Start of Data to process

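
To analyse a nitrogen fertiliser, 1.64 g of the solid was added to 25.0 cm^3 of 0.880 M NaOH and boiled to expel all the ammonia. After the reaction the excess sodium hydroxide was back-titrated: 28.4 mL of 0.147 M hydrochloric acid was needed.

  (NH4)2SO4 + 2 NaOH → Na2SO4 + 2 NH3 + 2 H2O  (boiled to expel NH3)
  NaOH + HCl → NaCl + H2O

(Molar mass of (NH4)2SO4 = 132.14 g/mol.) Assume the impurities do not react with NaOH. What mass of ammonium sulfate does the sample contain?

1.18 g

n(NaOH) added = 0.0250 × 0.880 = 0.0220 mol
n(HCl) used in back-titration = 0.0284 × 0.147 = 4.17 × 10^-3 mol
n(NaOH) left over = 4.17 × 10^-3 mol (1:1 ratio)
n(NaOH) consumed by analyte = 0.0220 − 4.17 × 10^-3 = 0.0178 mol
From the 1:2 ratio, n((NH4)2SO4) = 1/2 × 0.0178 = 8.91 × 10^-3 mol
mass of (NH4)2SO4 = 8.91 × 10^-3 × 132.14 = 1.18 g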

End of Data to process
Start of Data to process

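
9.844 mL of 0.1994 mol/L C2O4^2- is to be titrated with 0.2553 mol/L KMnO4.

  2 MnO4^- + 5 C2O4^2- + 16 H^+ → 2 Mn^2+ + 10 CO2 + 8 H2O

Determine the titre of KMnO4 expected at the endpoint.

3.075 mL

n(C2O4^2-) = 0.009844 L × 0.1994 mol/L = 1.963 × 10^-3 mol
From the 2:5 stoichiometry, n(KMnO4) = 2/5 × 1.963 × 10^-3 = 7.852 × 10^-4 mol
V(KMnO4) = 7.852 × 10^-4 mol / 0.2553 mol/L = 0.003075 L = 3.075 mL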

End of Data to process

### Task to complete
Each line of the entries holding the string "titrated" should be found and copied.

### Written answer
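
To analyse a nitrogen fertiliser, 1.64 g of the solid was added to 25.0 cm^3 of 0.880 M NaOH and boiled to expel all the ammonia. After the reaction the excess sodium hydroxide was back-titrated: 28.4 mL of 0.147 M hydrochloric acid was needed.
9.844 mL of 0.1994 mol/L C2O4^2- is to be titrated with 0.2553 mol/L KMnO4.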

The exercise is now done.